_TASK PROMPT_
Beginning with the first line below, please restate each line exactly, down to and including the line containing "D4: braid word on 5 strands: σ1".

Records from a dataset
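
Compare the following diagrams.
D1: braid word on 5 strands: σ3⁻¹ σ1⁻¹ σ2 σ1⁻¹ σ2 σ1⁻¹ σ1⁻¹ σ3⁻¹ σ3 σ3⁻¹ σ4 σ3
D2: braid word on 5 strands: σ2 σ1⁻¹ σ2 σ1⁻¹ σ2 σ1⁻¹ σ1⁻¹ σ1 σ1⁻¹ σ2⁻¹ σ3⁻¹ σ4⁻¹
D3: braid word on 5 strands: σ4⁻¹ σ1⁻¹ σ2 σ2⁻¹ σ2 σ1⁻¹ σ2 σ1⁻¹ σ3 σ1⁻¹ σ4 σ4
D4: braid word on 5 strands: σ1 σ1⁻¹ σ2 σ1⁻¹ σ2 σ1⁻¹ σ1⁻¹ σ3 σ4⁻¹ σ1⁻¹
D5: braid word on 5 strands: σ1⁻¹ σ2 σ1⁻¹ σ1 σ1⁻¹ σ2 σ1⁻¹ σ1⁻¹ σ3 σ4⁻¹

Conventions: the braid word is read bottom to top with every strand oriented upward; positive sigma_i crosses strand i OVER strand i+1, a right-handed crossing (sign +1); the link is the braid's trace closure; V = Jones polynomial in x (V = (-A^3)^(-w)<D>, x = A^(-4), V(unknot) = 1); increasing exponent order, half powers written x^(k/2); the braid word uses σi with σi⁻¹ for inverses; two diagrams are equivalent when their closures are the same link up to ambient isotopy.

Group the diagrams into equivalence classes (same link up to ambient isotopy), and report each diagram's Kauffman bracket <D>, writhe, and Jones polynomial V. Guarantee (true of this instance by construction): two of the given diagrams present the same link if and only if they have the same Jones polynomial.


grouping into links: {D1, D2, D3, D4, D5}
V(D1) = x^-5 - 2x^-4 + 2x^-3 - 2x^-2 + 2x^-1 - 1 + x  (w -2, c 12, <D> = A^-10 - A^-6 + 2A^-2 - 2A^2 + 2A^6 - 2A^10 + A^14)
D2 (bracket A^-16 - A^-12 + 2A^-8 - 2A^-4 + 2 - 2A^4 + A^8; 12 crossings at w = -4): V = x^-5 - 2x^-4 + 2x^-3 - 2x^-2 + 2x^-1 - 1 + x
D3 (bracket A^-4 - 1 + 2A^4 - 2A^8 + 2A^12 - 2A^16 + A^20; 12 crossings at w = 0): V = x^-5 - 2x^-4 + 2x^-3 - 2x^-2 + 2x^-1 - 1 + x
D4 (bracket A^-10 - A^-6 + 2A^-2 - 2A^2 + 2A^6 - 2A^10 + A^14; 10 crossings at w = -2): V = x^-5 - 2x^-4 + 2x^-3 - 2x^-2 + 2x^-1 - 1 + x
D5 (bracket A^-10 - A^-6 + 2A^-2 - 2A^2 + 2A^6 - 2A^10 + A^14; 10 crossings at w = -2): V = x^-5 - 2x^-4 + 2x^-3 - 2x^-2 + 2x^-1 - 1 + x
why: all 5 diagrams share one V(x), hence one class


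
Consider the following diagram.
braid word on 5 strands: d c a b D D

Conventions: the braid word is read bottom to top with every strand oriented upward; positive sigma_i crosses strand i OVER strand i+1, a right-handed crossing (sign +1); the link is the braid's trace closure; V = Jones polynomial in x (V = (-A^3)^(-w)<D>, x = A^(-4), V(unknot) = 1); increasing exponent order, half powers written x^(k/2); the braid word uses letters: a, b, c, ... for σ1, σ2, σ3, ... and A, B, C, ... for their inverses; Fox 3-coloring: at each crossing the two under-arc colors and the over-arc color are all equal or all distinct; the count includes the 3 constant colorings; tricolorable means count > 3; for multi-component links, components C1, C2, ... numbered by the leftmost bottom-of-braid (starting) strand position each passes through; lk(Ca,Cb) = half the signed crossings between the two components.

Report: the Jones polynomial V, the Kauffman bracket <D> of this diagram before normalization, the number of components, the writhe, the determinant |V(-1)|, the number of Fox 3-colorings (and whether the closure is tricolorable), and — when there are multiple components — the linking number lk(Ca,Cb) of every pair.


V = 1
<D> = A^6 (w = +2)
1 component over 6 crossings, w = +2
3 Fox colorings among 3^6, |V(-1)| = 1: not tricolorable
why: w = +2 (over 6 crossings) is diagram-only; (-A^3)^(-2) removes it from V


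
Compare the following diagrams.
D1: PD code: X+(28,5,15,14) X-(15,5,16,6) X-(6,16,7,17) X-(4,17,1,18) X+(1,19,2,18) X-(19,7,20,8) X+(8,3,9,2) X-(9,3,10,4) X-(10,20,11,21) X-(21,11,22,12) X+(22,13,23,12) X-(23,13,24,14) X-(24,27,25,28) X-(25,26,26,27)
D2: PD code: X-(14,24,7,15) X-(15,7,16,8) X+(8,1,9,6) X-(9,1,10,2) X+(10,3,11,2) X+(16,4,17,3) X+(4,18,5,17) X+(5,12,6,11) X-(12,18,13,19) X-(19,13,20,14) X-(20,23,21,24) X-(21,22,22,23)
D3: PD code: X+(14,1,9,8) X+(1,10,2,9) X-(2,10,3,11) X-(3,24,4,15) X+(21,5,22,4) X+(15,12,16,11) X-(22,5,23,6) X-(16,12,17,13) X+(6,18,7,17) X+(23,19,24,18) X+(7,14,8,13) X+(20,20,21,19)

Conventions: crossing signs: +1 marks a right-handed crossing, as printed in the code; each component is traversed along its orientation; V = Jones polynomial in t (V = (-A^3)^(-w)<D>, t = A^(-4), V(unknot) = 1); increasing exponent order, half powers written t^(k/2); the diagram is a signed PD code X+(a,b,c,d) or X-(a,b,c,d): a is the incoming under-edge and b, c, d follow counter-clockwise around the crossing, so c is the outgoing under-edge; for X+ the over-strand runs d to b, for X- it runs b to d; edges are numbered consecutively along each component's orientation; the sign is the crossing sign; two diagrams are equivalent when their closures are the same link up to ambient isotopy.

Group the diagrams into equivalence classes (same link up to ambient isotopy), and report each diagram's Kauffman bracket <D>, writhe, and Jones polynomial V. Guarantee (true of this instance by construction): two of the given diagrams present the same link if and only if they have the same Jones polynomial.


grouping into links: {D1} | {D2} | {D3}
V(D1) = t^-6 + t^-3 + t^-2 + t^-1  (w -6, c 14, <D> = A^-14 + A^-10 + A^-6 + A^6)
D2 (bracket A^-18 + A^-10 + A^-2 + A^6; 12 crossings at w = -2): V = t^-3 + t^-1 + t + t^3
D3 (bracket 1 + A^4 + A^8 + A^12; 12 crossings at w = +4): V = 1 + t + t^2 + t^3
why: V(t) takes 3 values over 3 diagrams, fixing the grouping


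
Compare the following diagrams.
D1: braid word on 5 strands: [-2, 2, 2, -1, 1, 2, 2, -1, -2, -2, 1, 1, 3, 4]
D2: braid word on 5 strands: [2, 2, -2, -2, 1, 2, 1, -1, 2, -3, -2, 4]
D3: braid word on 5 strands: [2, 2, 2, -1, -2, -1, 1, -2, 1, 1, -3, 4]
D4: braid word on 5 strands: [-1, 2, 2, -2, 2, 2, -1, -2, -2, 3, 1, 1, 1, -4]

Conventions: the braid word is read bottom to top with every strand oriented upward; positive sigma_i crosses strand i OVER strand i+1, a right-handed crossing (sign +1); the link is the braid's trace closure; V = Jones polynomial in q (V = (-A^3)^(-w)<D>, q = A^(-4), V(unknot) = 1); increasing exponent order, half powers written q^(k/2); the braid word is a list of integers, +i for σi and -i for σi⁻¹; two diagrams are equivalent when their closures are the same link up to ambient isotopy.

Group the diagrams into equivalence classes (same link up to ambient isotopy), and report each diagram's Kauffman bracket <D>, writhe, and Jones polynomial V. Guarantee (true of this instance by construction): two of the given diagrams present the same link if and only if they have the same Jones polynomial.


grouping into links: {D1, D3, D4} | {D2}
V(D1) = q^-1 - 1 + 2q - 2q^2 + 2q^3 - 2q^4 + q^5  (w +4, c 14, <D> = A^-8 - 2A^-4 + 2 - 2A^4 + 2A^8 - A^12 + A^16)
V(D2) = 1  [12 crossings, <D> = A^6, w = +2]
D3 (bracket A^-14 - 2A^-10 + 2A^-6 - 2A^-2 + 2A^2 - A^6 + A^10; 12 crossings at w = +2): V = q^-1 - 1 + 2q - 2q^2 + 2q^3 - 2q^4 + q^5
D4 (bracket A^-14 - 2A^-10 + 2A^-6 - 2A^-2 + 2A^2 - A^6 + A^10; 14 crossings at w = +2): V = q^-1 - 1 + 2q - 2q^2 + 2q^3 - 2q^4 + q^5
key observation: 2 values of V(q) split the 4 diagrams


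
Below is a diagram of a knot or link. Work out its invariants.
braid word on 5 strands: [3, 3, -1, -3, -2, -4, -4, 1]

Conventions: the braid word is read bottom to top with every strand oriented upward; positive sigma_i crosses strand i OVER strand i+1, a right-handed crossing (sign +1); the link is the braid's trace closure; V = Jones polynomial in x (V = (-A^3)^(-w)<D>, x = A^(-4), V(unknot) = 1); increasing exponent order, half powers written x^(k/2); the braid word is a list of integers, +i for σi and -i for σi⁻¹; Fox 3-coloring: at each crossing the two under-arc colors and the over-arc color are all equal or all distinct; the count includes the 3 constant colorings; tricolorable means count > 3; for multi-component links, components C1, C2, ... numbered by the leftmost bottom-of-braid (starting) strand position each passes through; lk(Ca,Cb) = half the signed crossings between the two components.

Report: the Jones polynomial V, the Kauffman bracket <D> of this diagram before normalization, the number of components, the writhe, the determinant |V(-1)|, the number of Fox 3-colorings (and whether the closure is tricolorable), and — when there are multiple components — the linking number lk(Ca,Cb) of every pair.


V(x) = x^-3 + x^-2 + x^-1 + 1
bracket: A^-6 + A^-2 + A^2 + A^6, w = -2
3 components, writhe -2, over 8 crossings
lk(C1,C2) = 0
linking number lk(C1,C3) = -1
lk(C2,C3): 0
det 0, colorings 9 of 3^9 — tricolorable
observation: the 3 component pairs carry total linking -1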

_ANSWER_
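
Compare the following diagrams.
D1: braid word on 5 strands: σ3⁻¹ σ1⁻¹ σ2 σ1⁻¹ σ2 σ1⁻¹ σ1⁻¹ σ3⁻¹ σ3 σ3⁻¹ σ4 σ3
D2: braid word on 5 strands: σ2 σ1⁻¹ σ2 σ1⁻¹ σ2 σ1⁻¹ σ1⁻¹ σ1 σ1⁻¹ σ2⁻¹ σ3⁻¹ σ4⁻¹
D3: braid word on 5 strands: σ4⁻¹ σ1⁻¹ σ2 σ2⁻¹ σ2 σ1⁻¹ σ2 σ1⁻¹ σ3 σ1⁻¹ σ4 σ4
D4: braid word on 5 strands: σ1 σ1⁻¹ σ2 σ1⁻¹ σ2 σ1⁻¹ σ1⁻¹ σ3 σ4⁻¹ σ1⁻¹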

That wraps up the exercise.